Task prompt
Starting at the line with "h·(−3/11k1 + 14/11k2).", retype each line exactly up to and including the final line of the records below.
%%
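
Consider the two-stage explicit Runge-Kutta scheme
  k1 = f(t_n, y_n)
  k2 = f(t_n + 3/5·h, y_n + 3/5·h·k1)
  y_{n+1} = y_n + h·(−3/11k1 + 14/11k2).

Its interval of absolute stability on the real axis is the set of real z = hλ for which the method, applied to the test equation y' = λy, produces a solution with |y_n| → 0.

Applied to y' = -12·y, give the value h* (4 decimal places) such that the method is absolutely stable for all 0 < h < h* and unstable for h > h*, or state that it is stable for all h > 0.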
%%
Exercise solution
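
  y_{n+1} = y_n + h·(−3/11k1 + 14/11k2).

Its interval of absolute stability on the real axis is the set of real z = hλ for which the method, applied to the test equation y' = λy, produces a solution with |y_n| → 0.

Applied to y' = -12·y, give the value h* (4 decimal places) such that the method is absolutely stable for all 0 < h < h* and unstable for h > h*, or state that it is stable for all h > 0.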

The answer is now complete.